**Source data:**
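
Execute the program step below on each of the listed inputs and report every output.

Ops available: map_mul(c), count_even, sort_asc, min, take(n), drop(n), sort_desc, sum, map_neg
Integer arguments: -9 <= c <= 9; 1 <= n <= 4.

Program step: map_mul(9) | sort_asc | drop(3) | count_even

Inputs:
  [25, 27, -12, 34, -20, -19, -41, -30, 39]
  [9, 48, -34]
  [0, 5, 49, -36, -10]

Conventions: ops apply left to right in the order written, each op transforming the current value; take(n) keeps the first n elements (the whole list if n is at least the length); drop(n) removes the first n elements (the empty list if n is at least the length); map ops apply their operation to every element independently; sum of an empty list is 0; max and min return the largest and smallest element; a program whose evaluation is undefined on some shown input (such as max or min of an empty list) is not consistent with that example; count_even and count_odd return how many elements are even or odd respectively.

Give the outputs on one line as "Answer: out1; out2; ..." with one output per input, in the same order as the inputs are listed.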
--
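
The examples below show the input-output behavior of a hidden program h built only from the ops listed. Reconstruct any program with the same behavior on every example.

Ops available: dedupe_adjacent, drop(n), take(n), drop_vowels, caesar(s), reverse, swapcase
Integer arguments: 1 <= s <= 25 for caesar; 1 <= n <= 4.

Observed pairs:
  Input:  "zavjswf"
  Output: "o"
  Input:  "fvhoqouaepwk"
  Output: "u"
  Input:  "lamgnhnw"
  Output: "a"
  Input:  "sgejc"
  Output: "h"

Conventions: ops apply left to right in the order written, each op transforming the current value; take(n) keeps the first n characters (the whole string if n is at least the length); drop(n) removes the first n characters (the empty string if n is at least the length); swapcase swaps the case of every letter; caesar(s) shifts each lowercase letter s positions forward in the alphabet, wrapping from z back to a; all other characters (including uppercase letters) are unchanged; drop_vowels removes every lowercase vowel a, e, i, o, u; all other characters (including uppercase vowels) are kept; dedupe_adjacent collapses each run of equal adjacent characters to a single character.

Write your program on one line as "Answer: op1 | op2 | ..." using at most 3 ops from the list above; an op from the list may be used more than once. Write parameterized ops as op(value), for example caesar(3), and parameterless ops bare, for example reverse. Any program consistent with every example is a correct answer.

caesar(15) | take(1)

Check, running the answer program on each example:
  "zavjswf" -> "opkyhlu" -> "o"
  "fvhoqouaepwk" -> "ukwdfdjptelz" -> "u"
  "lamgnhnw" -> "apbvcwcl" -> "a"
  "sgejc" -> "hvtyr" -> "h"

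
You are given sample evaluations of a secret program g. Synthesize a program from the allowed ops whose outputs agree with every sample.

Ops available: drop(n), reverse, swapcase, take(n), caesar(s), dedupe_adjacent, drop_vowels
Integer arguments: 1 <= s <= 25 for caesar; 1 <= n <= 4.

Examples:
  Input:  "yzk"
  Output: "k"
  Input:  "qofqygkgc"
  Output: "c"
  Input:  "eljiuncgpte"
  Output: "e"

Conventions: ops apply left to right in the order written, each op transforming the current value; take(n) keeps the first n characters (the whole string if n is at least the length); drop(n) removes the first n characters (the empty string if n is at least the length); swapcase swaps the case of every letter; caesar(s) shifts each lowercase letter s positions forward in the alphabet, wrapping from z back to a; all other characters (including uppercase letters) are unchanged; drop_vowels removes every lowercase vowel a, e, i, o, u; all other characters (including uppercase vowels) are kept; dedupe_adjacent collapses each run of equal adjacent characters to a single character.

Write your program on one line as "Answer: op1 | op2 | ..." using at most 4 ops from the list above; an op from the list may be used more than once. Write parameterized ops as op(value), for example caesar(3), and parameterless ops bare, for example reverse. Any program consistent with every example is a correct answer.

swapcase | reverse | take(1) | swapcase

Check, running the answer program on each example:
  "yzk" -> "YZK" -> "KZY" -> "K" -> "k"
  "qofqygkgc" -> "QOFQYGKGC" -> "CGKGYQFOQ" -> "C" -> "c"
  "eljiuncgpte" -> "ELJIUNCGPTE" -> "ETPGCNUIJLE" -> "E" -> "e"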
---
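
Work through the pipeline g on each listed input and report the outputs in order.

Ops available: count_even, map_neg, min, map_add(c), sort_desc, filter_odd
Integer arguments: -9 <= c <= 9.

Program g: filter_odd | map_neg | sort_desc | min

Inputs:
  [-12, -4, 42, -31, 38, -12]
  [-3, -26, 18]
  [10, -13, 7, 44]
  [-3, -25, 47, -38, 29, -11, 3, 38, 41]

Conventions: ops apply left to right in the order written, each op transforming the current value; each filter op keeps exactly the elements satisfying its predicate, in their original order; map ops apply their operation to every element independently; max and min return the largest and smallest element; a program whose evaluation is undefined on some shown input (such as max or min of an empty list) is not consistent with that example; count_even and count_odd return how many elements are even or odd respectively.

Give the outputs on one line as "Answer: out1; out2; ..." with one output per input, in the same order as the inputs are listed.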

**Work to be completed:** Examine the records and pull out every line where the string "outputs" occurs.

**Solution:**
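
Give the outputs on one line as "Answer: out1; out2; ..." with one output per input, in the same order as the inputs are listed.
You are given sample evaluations of a secret program g. Synthesize a program from the allowed ops whose outputs agree with every sample.
Work through the pipeline g on each listed input and report the outputs in order.
Give the outputs on one line as "Answer: out1; out2; ..." with one output per input, in the same order as the inputs are listed.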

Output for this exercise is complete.